[[ Recorded information open ]]
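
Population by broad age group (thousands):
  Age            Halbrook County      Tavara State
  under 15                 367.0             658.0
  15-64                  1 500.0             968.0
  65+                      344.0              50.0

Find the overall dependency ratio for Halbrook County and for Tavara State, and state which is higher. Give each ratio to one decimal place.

Halbrook County: 47.4
Tavara State: 73.1
Higher: Tavara State

Halbrook County: (367.0 + 344.0) / 1 500.0 × 100 = 711.0 / 1 500.0 × 100 = 47.4
Tavara State: (658.0 + 50.0) / 968.0 × 100 = 708.0 / 968.0 × 100 = 73.1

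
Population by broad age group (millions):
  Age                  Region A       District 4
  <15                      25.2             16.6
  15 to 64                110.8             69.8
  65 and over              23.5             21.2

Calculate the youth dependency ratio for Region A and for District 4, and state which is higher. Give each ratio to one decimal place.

Region A: 22.7
District 4: 23.8
Higher: District 4

Region A: 25.2 / 110.8 × 100 = 22.7
District 4: 16.6 / 69.8 × 100 = 23.8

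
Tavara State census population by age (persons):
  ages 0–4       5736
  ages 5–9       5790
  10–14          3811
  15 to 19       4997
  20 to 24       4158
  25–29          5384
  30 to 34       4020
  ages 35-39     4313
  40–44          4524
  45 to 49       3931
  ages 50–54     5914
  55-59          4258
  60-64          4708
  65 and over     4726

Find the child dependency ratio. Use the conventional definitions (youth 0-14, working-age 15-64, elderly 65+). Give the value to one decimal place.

Youth dependency ratio: 33.2

0–14: 5736 + 5790 + 3811 = 15337
15–64: 4997 + 4158 + 5384 + 4020 + 4313 + 4524 + 3931 + 5914 + 4258 + 4708 = 46207
65+: 4726
Youth dependency ratio = 15337 / 46207 × 100 = 33.2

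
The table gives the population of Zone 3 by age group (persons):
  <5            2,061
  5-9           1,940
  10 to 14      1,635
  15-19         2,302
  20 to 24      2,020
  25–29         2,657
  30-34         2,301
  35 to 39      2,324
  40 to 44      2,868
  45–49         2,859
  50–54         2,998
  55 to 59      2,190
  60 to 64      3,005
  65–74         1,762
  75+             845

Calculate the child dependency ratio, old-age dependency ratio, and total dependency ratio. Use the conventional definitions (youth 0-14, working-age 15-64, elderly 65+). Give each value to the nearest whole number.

Youth dependency ratio: 22
Old-age dependency ratio: 10
Total dependency ratio: 32

0–14: 2,061 + 1,940 + 1,635 = 5,636
15–64: 2,302 + 2,020 + 2,657 + 2,301 + 2,324 + 2,868 + 2,859 + 2,998 + 2,190 + 3,005 = 25,524
65+: 1,762 + 845 = 2,607
Youth dependency ratio = 5,636 / 25,524 × 100 = 22
Old-age dependency ratio = 2,607 / 25,524 × 100 = 10
Total dependency ratio = (5,636 + 2,607) / 25,524 × 100 = 8,243 / 25,524 × 100 = 32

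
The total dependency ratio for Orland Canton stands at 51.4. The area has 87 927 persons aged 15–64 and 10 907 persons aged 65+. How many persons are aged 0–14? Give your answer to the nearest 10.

Total dependency ratio = (youth + elderly) / working-age × 100
51.4 = (Y + 10 907) / 87 927 × 100
⇒ 34 290

Aged 0–14: 34 290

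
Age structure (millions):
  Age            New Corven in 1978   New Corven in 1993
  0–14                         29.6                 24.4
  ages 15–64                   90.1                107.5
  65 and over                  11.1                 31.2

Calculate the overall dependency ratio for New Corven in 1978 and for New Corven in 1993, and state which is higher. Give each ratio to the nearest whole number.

New Corven in 1978: (29.6 + 11.1) / 90.1 × 100 = 40.7 / 90.1 × 100 = 45
New Corven in 1993: (24.4 + 31.2) / 107.5 × 100 = 55.6 / 107.5 × 100 = 52

New Corven in 1978: 45
New Corven in 1993: 52
Higher: New Corven in 1993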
[[ Recorded information closed ]]
### Exercise details
Search the listing for the word "group". Copy every line in which it occurs.

### Problem solution
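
Population by broad age group (thousands):
Population by broad age group (millions):
The table gives the population of Zone 3 by age group (persons):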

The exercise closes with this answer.